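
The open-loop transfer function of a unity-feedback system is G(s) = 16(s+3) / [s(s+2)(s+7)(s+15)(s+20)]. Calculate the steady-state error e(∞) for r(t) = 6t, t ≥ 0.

One free integrator in G(s): this is a type 1 system.
K_v = lim_{s→0} s·G(s) = 16·3 / (2·7·15·20) = 2/175.
e_ss = 6/K_v = 6/(2/175) = 525.

525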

☆ ☆ ☆ ☆ ☆ ☆ ☆

▸ **What is being asked**
A word-for-word copy of all the material is the required answer.

▸ **Finished exercise**
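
The open-loop transfer function of a unity-feedback system is G(s) = 16(s+3) / [s(s+2)(s+7)(s+15)(s+20)]. Calculate the steady-state error e(∞) for r(t) = 6t, t ≥ 0.

One free integrator in G(s): this is a type 1 system.
K_v = lim_{s→0} s·G(s) = 16·3 / (2·7·15·20) = 2/175.
e_ss = 6/K_v = 6/(2/175) = 525.

525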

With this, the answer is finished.